Problem details.
Wherever the word "Spring" appears in a line of the data, that line should be copied.

Extracted data.
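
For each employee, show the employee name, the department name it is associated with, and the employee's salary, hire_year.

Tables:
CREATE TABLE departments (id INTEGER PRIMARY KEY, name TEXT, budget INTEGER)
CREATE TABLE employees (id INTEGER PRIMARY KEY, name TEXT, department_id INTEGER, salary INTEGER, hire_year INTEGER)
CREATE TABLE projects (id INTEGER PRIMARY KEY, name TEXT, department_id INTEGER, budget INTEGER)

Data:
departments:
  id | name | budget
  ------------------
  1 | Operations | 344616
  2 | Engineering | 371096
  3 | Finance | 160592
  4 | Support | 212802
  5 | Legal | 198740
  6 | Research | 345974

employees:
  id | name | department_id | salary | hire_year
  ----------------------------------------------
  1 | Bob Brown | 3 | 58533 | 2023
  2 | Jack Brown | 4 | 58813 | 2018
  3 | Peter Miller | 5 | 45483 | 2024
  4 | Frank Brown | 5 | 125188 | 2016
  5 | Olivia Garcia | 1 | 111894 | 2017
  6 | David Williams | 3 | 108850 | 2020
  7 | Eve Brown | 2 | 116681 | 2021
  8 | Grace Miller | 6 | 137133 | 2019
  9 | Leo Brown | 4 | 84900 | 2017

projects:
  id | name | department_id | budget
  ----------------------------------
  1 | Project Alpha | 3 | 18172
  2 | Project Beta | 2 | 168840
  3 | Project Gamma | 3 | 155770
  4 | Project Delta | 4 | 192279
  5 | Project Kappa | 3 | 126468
SELECT c.name, p.name AS department, c.salary, c.hire_year FROM employees c JOIN departments p ON c.department_id = p.id

Execution result:
name | department | salary | hire_year
Bob Brown | Finance | 58533 | 2023
Jack Brown | Support | 58813 | 2018
Peter Miller | Legal | 45483 | 2024
Frank Brown | Legal | 125188 | 2016
Olivia Garcia | Operations | 111894 | 2017
David Williams | Finance | 108850 | 2020
Eve Brown | Engineering | 116681 | 2021
Grace Miller | Research | 137133 | 2019
Leo Brown | Support | 84900 | 2017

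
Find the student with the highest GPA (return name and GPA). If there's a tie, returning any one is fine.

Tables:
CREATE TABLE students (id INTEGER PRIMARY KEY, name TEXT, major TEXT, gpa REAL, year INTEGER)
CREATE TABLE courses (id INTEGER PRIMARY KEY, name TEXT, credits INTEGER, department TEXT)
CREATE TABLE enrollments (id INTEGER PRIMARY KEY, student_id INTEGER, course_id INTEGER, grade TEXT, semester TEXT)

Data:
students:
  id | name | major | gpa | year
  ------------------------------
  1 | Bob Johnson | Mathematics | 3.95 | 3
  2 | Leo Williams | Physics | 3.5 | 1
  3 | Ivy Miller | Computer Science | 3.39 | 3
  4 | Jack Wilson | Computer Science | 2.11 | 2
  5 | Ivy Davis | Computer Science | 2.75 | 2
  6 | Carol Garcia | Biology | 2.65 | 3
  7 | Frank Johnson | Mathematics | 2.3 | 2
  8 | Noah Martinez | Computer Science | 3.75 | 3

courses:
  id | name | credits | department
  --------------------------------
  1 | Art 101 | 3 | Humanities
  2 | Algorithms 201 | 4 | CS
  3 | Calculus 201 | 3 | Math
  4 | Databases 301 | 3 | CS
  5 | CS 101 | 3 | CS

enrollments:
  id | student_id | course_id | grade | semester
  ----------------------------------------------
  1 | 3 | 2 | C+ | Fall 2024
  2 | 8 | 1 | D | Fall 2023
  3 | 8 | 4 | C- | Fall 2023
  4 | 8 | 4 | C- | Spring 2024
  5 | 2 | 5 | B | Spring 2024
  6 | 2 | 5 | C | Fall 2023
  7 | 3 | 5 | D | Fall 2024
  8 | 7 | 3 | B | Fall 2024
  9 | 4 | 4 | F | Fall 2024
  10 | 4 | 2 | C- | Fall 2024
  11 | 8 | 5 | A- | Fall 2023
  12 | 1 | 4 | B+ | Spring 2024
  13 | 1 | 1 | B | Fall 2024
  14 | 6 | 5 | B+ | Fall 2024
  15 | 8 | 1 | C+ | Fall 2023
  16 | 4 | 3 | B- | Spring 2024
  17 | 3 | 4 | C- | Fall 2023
SELECT name, gpa FROM students ORDER BY gpa DESC LIMIT 1

Execution result:
name | gpa
Bob Johnson | 3.95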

Solution.
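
  4 | 8 | 4 | C- | Spring 2024
  5 | 2 | 5 | B | Spring 2024
  12 | 1 | 4 | B+ | Spring 2024
  16 | 4 | 3 | B- | Spring 2024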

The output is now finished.